● **Activity**: When you reach the line containing "Answer: 2*I*√167076272359302/126579 ≈" in the entries below, begin reproducing lines exactly, and stop once the line containing "Answer: -196" is done.

● **Extracted data**:
- - -

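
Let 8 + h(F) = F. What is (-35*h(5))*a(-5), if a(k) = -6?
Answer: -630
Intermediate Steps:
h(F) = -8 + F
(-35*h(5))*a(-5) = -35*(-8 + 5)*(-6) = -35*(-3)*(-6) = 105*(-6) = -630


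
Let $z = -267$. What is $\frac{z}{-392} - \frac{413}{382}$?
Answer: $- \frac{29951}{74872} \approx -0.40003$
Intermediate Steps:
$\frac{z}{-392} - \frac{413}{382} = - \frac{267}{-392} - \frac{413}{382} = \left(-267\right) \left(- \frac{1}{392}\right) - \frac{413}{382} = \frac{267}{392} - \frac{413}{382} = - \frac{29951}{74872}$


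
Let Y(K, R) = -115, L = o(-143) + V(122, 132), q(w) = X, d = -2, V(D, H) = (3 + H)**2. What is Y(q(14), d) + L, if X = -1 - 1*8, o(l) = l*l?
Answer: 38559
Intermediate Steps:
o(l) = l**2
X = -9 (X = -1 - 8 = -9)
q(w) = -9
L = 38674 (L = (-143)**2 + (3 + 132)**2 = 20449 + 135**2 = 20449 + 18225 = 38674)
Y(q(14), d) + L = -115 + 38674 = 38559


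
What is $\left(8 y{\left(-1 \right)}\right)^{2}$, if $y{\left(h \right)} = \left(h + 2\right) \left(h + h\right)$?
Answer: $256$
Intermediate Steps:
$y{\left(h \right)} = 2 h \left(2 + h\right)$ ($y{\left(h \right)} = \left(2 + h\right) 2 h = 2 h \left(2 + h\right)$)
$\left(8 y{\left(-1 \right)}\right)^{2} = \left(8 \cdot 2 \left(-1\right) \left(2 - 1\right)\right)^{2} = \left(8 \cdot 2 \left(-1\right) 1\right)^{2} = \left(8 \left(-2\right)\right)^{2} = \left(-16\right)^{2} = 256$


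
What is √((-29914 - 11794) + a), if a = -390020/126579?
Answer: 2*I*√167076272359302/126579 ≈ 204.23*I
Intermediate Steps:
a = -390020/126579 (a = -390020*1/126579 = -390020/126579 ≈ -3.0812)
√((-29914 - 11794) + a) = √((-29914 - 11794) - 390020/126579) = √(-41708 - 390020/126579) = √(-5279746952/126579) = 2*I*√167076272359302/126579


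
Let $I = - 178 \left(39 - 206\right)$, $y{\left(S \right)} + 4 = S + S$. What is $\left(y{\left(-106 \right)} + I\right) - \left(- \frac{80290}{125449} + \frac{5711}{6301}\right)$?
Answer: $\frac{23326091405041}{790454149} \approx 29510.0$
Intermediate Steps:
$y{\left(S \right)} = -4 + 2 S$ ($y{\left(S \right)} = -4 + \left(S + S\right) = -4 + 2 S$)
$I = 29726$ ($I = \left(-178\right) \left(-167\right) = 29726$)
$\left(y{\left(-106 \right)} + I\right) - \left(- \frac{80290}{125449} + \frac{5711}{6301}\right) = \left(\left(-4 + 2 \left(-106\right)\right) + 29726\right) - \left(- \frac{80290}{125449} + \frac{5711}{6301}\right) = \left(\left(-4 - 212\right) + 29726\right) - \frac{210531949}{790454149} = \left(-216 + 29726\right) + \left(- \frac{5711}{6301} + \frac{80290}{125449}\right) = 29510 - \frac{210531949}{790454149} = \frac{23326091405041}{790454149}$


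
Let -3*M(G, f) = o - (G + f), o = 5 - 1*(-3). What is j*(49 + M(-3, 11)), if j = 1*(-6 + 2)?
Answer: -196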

- - -

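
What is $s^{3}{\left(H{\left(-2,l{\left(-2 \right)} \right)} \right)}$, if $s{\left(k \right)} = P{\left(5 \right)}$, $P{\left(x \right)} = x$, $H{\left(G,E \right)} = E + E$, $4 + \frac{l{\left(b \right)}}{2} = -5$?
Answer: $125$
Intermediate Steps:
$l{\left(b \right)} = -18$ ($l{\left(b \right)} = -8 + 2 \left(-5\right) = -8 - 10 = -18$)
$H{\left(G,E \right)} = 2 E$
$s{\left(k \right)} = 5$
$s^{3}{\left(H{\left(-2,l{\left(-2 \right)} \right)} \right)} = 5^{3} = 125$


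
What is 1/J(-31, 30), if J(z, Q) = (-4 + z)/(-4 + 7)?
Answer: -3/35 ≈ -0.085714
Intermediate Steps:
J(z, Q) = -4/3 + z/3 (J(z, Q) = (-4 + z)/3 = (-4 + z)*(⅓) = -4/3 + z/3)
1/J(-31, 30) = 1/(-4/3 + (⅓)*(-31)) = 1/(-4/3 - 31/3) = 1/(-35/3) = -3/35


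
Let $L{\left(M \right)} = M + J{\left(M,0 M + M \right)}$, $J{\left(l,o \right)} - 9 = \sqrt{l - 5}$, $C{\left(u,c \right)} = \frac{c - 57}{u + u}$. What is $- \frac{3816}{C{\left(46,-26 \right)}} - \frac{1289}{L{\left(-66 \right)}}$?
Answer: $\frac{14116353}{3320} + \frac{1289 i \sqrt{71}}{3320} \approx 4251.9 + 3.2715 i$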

- - -

● **Reply**:
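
Answer: 2*I*√167076272359302/126579 ≈ 204.23*I
Intermediate Steps:
a = -390020/126579 (a = -390020*1/126579 = -390020/126579 ≈ -3.0812)
√((-29914 - 11794) + a) = √((-29914 - 11794) - 390020/126579) = √(-41708 - 390020/126579) = √(-5279746952/126579) = 2*I*√167076272359302/126579


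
Let $I = - 178 \left(39 - 206\right)$, $y{\left(S \right)} + 4 = S + S$. What is $\left(y{\left(-106 \right)} + I\right) - \left(- \frac{80290}{125449} + \frac{5711}{6301}\right)$?
Answer: $\frac{23326091405041}{790454149} \approx 29510.0$
Intermediate Steps:
$y{\left(S \right)} = -4 + 2 S$ ($y{\left(S \right)} = -4 + \left(S + S\right) = -4 + 2 S$)
$I = 29726$ ($I = \left(-178\right) \left(-167\right) = 29726$)
$\left(y{\left(-106 \right)} + I\right) - \left(- \frac{80290}{125449} + \frac{5711}{6301}\right) = \left(\left(-4 + 2 \left(-106\right)\right) + 29726\right) - \left(- \frac{80290}{125449} + \frac{5711}{6301}\right) = \left(\left(-4 - 212\right) + 29726\right) - \frac{210531949}{790454149} = \left(-216 + 29726\right) + \left(- \frac{5711}{6301} + \frac{80290}{125449}\right) = 29510 - \frac{210531949}{790454149} = \frac{23326091405041}{790454149}$


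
Let -3*M(G, f) = o - (G + f), o = 5 - 1*(-3). What is j*(49 + M(-3, 11)), if j = 1*(-6 + 2)?
Answer: -196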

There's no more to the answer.